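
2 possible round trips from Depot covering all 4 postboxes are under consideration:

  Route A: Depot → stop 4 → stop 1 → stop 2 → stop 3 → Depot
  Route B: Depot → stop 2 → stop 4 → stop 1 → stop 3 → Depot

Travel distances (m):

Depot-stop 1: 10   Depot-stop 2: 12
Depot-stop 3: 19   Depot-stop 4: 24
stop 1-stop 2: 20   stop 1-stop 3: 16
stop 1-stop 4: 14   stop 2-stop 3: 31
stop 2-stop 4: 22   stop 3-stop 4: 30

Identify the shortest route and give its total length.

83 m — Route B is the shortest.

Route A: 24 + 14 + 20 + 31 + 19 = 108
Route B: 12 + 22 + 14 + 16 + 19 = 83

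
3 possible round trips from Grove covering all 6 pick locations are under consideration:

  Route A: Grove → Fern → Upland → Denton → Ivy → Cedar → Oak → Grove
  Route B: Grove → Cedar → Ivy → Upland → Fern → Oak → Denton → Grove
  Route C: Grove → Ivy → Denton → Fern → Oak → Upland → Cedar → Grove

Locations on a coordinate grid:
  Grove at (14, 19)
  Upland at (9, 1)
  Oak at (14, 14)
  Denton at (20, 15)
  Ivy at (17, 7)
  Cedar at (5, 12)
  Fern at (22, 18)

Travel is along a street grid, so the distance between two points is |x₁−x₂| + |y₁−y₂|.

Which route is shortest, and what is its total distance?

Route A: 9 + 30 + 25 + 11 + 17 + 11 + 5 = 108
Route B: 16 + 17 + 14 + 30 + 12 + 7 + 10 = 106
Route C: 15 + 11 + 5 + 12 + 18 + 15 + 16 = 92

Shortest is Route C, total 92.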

= = = = =

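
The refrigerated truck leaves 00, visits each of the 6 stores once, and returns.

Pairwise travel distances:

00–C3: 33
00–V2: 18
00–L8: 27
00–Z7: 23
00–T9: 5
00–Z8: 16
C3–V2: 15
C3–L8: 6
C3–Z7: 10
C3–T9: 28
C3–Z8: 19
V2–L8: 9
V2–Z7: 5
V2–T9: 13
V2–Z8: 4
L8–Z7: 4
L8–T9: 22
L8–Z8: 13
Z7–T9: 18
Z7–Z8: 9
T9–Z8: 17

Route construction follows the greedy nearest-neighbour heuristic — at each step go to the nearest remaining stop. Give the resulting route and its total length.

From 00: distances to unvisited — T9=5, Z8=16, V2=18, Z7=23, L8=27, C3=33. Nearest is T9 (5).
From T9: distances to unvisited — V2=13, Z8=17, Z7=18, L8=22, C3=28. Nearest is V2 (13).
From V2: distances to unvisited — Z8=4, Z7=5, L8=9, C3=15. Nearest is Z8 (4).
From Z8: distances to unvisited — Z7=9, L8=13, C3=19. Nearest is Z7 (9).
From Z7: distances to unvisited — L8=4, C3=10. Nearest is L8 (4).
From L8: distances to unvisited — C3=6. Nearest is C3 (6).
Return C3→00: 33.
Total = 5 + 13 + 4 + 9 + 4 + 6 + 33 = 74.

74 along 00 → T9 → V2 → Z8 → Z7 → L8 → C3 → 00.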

= = = = =

EXERCISE INSTRUCTIONS —
Reproduce exactly, and with no other material, the lines between those holding "2 possible round" and "3 possible round", inclusive.

FINISHED TASK —
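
2 possible round trips from Depot covering all 4 postboxes are under consideration:

  Route A: Depot → stop 4 → stop 1 → stop 2 → stop 3 → Depot
  Route B: Depot → stop 2 → stop 4 → stop 1 → stop 3 → Depot

Travel distances (m):

Depot-stop 1: 10   Depot-stop 2: 12
Depot-stop 3: 19   Depot-stop 4: 24
stop 1-stop 2: 20   stop 1-stop 3: 16
stop 1-stop 4: 14   stop 2-stop 3: 31
stop 2-stop 4: 22   stop 3-stop 4: 30

Identify the shortest route and give its total length.

83 m — Route B is the shortest.

Route A: 24 + 14 + 20 + 31 + 19 = 108
Route B: 12 + 22 + 14 + 16 + 19 = 83

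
3 possible round trips from Grove covering all 6 pick locations are under consideration: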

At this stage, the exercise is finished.